== RECORDS PROVIDED ==
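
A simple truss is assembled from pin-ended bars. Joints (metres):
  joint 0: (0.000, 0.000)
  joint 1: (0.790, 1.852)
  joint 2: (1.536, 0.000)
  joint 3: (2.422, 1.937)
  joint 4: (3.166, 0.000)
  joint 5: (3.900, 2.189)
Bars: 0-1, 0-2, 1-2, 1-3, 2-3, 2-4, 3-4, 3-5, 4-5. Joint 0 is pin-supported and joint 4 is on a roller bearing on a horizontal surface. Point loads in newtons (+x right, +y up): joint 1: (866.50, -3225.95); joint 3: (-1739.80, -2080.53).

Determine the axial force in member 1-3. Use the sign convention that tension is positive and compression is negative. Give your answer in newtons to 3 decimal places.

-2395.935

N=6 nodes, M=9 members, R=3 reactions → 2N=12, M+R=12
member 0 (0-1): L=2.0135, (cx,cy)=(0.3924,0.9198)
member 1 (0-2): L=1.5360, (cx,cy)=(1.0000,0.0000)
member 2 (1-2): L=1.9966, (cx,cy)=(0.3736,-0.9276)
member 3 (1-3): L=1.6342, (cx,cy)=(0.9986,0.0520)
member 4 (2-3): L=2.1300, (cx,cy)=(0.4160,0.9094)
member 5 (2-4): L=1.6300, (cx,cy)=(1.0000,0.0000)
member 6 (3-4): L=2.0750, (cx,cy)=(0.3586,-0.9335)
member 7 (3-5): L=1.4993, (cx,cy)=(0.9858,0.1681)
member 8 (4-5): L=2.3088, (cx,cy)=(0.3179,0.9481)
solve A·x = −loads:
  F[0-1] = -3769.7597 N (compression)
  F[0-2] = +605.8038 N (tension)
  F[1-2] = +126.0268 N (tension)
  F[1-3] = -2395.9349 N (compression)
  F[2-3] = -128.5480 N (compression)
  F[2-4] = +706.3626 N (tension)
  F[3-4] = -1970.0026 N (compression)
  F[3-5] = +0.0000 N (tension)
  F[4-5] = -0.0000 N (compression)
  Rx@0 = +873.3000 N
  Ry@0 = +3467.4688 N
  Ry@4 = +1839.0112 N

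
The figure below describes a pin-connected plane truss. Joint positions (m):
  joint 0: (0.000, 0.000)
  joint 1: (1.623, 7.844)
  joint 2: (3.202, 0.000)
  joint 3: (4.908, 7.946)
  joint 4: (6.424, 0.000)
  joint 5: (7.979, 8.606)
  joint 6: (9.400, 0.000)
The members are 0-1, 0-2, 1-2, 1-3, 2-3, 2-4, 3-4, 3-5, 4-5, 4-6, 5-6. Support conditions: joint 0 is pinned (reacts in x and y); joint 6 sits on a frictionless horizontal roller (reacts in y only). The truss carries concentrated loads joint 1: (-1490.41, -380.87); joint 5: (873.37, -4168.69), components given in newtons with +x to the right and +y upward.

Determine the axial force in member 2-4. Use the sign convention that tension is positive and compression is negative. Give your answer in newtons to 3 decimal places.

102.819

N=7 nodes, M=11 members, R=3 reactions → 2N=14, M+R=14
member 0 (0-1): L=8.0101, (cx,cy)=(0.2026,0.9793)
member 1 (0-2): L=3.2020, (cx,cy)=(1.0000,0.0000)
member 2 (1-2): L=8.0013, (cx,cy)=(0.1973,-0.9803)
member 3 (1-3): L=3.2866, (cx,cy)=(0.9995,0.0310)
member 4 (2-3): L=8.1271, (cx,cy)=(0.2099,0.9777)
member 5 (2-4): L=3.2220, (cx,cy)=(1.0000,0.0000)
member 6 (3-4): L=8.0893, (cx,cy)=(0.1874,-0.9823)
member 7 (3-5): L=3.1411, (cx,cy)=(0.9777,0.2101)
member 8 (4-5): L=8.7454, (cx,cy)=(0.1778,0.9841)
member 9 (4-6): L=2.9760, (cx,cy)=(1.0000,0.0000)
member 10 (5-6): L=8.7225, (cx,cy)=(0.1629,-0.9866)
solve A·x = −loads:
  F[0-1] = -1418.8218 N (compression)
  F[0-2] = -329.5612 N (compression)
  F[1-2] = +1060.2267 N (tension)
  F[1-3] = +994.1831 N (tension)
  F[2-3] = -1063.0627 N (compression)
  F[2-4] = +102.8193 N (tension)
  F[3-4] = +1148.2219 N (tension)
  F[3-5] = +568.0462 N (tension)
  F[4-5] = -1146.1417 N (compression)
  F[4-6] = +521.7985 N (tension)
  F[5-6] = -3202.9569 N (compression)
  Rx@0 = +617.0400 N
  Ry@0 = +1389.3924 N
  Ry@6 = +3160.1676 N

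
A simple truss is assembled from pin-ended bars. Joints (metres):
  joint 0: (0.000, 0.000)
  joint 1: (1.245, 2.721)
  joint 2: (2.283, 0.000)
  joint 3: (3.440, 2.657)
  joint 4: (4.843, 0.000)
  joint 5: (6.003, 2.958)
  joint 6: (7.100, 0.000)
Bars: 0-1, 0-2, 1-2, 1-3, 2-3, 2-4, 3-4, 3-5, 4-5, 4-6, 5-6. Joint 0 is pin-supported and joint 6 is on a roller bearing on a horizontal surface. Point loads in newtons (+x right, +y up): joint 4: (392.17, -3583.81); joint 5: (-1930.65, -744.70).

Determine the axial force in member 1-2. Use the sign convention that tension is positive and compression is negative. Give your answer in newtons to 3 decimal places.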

--

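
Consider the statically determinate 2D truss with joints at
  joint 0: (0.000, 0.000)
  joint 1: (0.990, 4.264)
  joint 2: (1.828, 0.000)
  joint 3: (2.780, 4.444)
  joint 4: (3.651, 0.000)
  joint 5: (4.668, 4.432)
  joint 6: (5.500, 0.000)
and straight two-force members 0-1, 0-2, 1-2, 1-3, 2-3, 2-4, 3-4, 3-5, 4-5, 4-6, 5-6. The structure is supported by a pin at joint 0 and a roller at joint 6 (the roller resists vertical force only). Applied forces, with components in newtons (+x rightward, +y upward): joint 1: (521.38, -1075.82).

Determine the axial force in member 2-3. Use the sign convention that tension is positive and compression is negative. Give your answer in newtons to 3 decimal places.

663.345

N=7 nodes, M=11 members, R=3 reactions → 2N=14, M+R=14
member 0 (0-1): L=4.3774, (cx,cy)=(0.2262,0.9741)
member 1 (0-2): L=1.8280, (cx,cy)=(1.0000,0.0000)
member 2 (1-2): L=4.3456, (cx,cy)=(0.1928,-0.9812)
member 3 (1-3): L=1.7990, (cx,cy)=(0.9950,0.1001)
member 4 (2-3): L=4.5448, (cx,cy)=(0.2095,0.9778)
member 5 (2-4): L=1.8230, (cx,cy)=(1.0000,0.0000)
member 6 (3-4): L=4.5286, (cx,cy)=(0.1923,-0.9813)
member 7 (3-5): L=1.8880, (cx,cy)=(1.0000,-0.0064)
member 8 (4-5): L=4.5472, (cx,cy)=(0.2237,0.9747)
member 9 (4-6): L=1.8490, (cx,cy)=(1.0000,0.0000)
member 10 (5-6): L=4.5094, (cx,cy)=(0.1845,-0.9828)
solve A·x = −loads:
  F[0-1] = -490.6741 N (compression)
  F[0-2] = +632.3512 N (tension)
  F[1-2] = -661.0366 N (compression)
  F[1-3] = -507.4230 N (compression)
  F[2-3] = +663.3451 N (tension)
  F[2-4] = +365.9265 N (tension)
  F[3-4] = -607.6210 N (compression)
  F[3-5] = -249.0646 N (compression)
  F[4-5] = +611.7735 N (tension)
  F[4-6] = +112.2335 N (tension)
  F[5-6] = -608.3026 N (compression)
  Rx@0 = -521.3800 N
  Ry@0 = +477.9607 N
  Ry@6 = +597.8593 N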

== REQUIREMENT ==
Retype exactly the lines of the data above that fall between the line with "joint 3: (4.908, 7.946)" and the line with "5: (-1930.65, -744.70).", inclusive, and add nothing.

== OUTPUT OF THE TASK ==
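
  joint 3: (4.908, 7.946)
  joint 4: (6.424, 0.000)
  joint 5: (7.979, 8.606)
  joint 6: (9.400, 0.000)
The members are 0-1, 0-2, 1-2, 1-3, 2-3, 2-4, 3-4, 3-5, 4-5, 4-6, 5-6. Support conditions: joint 0 is pinned (reacts in x and y); joint 6 sits on a frictionless horizontal roller (reacts in y only). The truss carries concentrated loads joint 1: (-1490.41, -380.87); joint 5: (873.37, -4168.69), components given in newtons with +x to the right and +y upward.

Determine the axial force in member 2-4. Use the sign convention that tension is positive and compression is negative. Give your answer in newtons to 3 decimal places.

102.819

N=7 nodes, M=11 members, R=3 reactions → 2N=14, M+R=14
member 0 (0-1): L=8.0101, (cx,cy)=(0.2026,0.9793)
member 1 (0-2): L=3.2020, (cx,cy)=(1.0000,0.0000)
member 2 (1-2): L=8.0013, (cx,cy)=(0.1973,-0.9803)
member 3 (1-3): L=3.2866, (cx,cy)=(0.9995,0.0310)
member 4 (2-3): L=8.1271, (cx,cy)=(0.2099,0.9777)
member 5 (2-4): L=3.2220, (cx,cy)=(1.0000,0.0000)
member 6 (3-4): L=8.0893, (cx,cy)=(0.1874,-0.9823)
member 7 (3-5): L=3.1411, (cx,cy)=(0.9777,0.2101)
member 8 (4-5): L=8.7454, (cx,cy)=(0.1778,0.9841)
member 9 (4-6): L=2.9760, (cx,cy)=(1.0000,0.0000)
member 10 (5-6): L=8.7225, (cx,cy)=(0.1629,-0.9866)
solve A·x = −loads:
  F[0-1] = -1418.8218 N (compression)
  F[0-2] = -329.5612 N (compression)
  F[1-2] = +1060.2267 N (tension)
  F[1-3] = +994.1831 N (tension)
  F[2-3] = -1063.0627 N (compression)
  F[2-4] = +102.8193 N (tension)
  F[3-4] = +1148.2219 N (tension)
  F[3-5] = +568.0462 N (tension)
  F[4-5] = -1146.1417 N (compression)
  F[4-6] = +521.7985 N (tension)
  F[5-6] = -3202.9569 N (compression)
  Rx@0 = +617.0400 N
  Ry@0 = +1389.3924 N
  Ry@6 = +3160.1676 N

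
A simple truss is assembled from pin-ended bars. Joints (metres):
  joint 0: (0.000, 0.000)
  joint 1: (1.245, 2.721)
  joint 2: (2.283, 0.000)
  joint 3: (3.440, 2.657)
  joint 4: (4.843, 0.000)
  joint 5: (6.003, 2.958)
  joint 6: (7.100, 0.000)
Bars: 0-1, 0-2, 1-2, 1-3, 2-3, 2-4, 3-4, 3-5, 4-5, 4-6, 5-6. Joint 0 is pin-supported and joint 6 is on a roller bearing on a horizontal surface. Point loads in newtons (+x right, +y up): joint 4: (392.17, -3583.81); joint 5: (-1930.65, -744.70).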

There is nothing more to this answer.